-- THE DATA follows --

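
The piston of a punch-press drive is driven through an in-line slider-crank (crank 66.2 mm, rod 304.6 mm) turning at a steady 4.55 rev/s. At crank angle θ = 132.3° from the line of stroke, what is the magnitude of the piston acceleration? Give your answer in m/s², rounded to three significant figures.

ω = 2π·4.55 = 28.59 rad/s
x(θ) = r cosθ + √(L² − r² sin²θ); with ω constant, a = ω²·d²x/dθ².
d²x/dθ² = −r cosθ − r²(cos2θ)/√u − r⁴ sin²2θ/(4u^{3/2}),  u = L² − r² sin²θ = 0.0903837 m².
Substituting r = 0.0662 m, L = 0.3046 m, θ = 132.3°: d²x/dθ² = +0.04575 m.
a = ω²·d²x/dθ² = (28.59)²·(+0.04575) = +37.392 m/s²;  |a| = 37.392 m/s².

37.4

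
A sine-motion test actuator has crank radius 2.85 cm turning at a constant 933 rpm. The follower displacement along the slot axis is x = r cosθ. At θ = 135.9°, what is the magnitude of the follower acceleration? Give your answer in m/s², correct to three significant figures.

ω = 97.7 rad/s (from 933 rpm).
x = r cosθ ⇒ ẍ = −rω² cosθ (ω constant).
|a| = rω²|cosθ| = 0.0285·(97.7)²·|cos 135.9°| = 195.37 m/s².

195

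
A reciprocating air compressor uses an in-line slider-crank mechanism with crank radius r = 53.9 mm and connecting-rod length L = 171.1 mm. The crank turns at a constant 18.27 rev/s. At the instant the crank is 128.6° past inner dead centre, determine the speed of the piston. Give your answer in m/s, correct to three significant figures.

3.86

ω = 2π·18.3 = 114.8 rad/s
For an in-line slider-crank, x = r cosθ + √(L² − r² sin²θ), so v = −rω sinθ·[1 + r cosθ/√(L² − r² sin²θ)].
With r = 0.0539 m, L = 0.1711 m, θ = 128.6°: √(L² − r² sin²θ) = 0.16583 m.
v = −0.0539·114.8·0.78152·[1 + 0.0539·-0.62388/0.16583] = -3.855 m/s.
|v| = 3.855 m/s.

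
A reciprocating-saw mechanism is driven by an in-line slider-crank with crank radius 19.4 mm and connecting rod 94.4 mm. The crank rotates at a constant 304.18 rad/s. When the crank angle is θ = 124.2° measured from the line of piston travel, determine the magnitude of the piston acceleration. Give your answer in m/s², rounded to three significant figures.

1140

ω = 304.2 rad/s
x(θ) = r cosθ + √(L² − r² sin²θ); with ω constant, a = ω²·d²x/dθ².
d²x/dθ² = −r cosθ − r²(cos2θ)/√u − r⁴ sin²2θ/(4u^{3/2}),  u = L² − r² sin²θ = 0.00865391 m².
Substituting r = 0.0194 m, L = 0.0944 m, θ = 124.2°: d²x/dθ² = +0.012356 m.
a = ω²·d²x/dθ² = (304.2)²·(+0.012356) = +1143.2 m/s²;  |a| = 1143.2 m/s².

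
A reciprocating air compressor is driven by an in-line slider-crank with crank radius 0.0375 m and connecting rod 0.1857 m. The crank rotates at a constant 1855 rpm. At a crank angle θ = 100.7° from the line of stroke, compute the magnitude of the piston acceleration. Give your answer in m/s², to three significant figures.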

-- THE DATA concluded --

EXERCISE AIM: The records above should be given again in full, exactly as written.

OUTPUT OF THE EXERCISE:
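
The piston of a punch-press drive is driven through an in-line slider-crank (crank 66.2 mm, rod 304.6 mm) turning at a steady 4.55 rev/s. At crank angle θ = 132.3° from the line of stroke, what is the magnitude of the piston acceleration? Give your answer in m/s², rounded to three significant figures.

ω = 2π·4.55 = 28.59 rad/s
x(θ) = r cosθ + √(L² − r² sin²θ); with ω constant, a = ω²·d²x/dθ².
d²x/dθ² = −r cosθ − r²(cos2θ)/√u − r⁴ sin²2θ/(4u^{3/2}),  u = L² − r² sin²θ = 0.0903837 m².
Substituting r = 0.0662 m, L = 0.3046 m, θ = 132.3°: d²x/dθ² = +0.04575 m.
a = ω²·d²x/dθ² = (28.59)²·(+0.04575) = +37.392 m/s²;  |a| = 37.392 m/s².

37.4

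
A sine-motion test actuator has crank radius 2.85 cm turning at a constant 933 rpm. The follower displacement along the slot axis is x = r cosθ. At θ = 135.9°, what is the magnitude of the follower acceleration? Give your answer in m/s², correct to three significant figures.

ω = 97.7 rad/s (from 933 rpm).
x = r cosθ ⇒ ẍ = −rω² cosθ (ω constant).
|a| = rω²|cosθ| = 0.0285·(97.7)²·|cos 135.9°| = 195.37 m/s².

195

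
A reciprocating air compressor uses an in-line slider-crank mechanism with crank radius r = 53.9 mm and connecting-rod length L = 171.1 mm. The crank turns at a constant 18.27 rev/s. At the instant the crank is 128.6° past inner dead centre, determine the speed of the piston. Give your answer in m/s, correct to three significant figures.

3.86

ω = 2π·18.3 = 114.8 rad/s
For an in-line slider-crank, x = r cosθ + √(L² − r² sin²θ), so v = −rω sinθ·[1 + r cosθ/√(L² − r² sin²θ)].
With r = 0.0539 m, L = 0.1711 m, θ = 128.6°: √(L² − r² sin²θ) = 0.16583 m.
v = −0.0539·114.8·0.78152·[1 + 0.0539·-0.62388/0.16583] = -3.855 m/s.
|v| = 3.855 m/s.

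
A reciprocating-saw mechanism is driven by an in-line slider-crank with crank radius 19.4 mm and connecting rod 94.4 mm. The crank rotates at a constant 304.18 rad/s. When the crank angle is θ = 124.2° measured from the line of piston travel, determine the magnitude of the piston acceleration. Give your answer in m/s², rounded to three significant figures.

1140

ω = 304.2 rad/s
x(θ) = r cosθ + √(L² − r² sin²θ); with ω constant, a = ω²·d²x/dθ².
d²x/dθ² = −r cosθ − r²(cos2θ)/√u − r⁴ sin²2θ/(4u^{3/2}),  u = L² − r² sin²θ = 0.00865391 m².
Substituting r = 0.0194 m, L = 0.0944 m, θ = 124.2°: d²x/dθ² = +0.012356 m.
a = ω²·d²x/dθ² = (304.2)²·(+0.012356) = +1143.2 m/s²;  |a| = 1143.2 m/s².

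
A reciprocating air compressor is driven by an in-line slider-crank with crank radius 0.0375 m and connecting rod 0.1857 m. The crank rotates at a constant 1855 rpm. At a crank angle θ = 100.7° from the line of stroke, compute the magnitude of the piston acceleration. Give your answer in m/s², to three significant figures.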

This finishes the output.